## Problem description:
Repeat exactly each line of the material, starting from the line that contains "Given term frequency" and finishing with the final line.

Segment Start: Entries supplied

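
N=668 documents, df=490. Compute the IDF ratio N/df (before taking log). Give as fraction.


IDF ratio = N / df
= 668 / 490
= 334/245

334/245


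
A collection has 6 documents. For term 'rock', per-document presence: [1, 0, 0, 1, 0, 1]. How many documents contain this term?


Checking each document for 'rock':
Doc 1: present
Doc 2: absent
Doc 3: absent
Doc 4: present
Doc 5: absent
Doc 6: present
df = sum of presences = 1 + 0 + 0 + 1 + 0 + 1 = 3

3


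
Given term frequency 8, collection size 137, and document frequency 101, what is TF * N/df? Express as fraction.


TF * (N/df)
= 8 * (137/101)
= 8 * 137/101
= 1096/101

1096/101


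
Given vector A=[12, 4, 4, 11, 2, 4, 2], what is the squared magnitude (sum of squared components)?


|A|^2 = sum of squared components
A[0]^2 = 12^2 = 144
A[1]^2 = 4^2 = 16
A[2]^2 = 4^2 = 16
A[3]^2 = 11^2 = 121
A[4]^2 = 2^2 = 4
A[5]^2 = 4^2 = 16
A[6]^2 = 2^2 = 4
Sum = 144 + 16 + 16 + 121 + 4 + 16 + 4 = 321

321


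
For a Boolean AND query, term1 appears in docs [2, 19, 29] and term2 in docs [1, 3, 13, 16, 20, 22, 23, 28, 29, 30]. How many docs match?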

Segment End: Entries supplied

## Written answer:
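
Given term frequency 8, collection size 137, and document frequency 101, what is TF * N/df? Express as fraction.


TF * (N/df)
= 8 * (137/101)
= 8 * 137/101
= 1096/101

1096/101


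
Given vector A=[12, 4, 4, 11, 2, 4, 2], what is the squared magnitude (sum of squared components)?


|A|^2 = sum of squared components
A[0]^2 = 12^2 = 144
A[1]^2 = 4^2 = 16
A[2]^2 = 4^2 = 16
A[3]^2 = 11^2 = 121
A[4]^2 = 2^2 = 4
A[5]^2 = 4^2 = 16
A[6]^2 = 2^2 = 4
Sum = 144 + 16 + 16 + 121 + 4 + 16 + 4 = 321

321


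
For a Boolean AND query, term1 appears in docs [2, 19, 29] and term2 in docs [1, 3, 13, 16, 20, 22, 23, 28, 29, 30]. How many docs match?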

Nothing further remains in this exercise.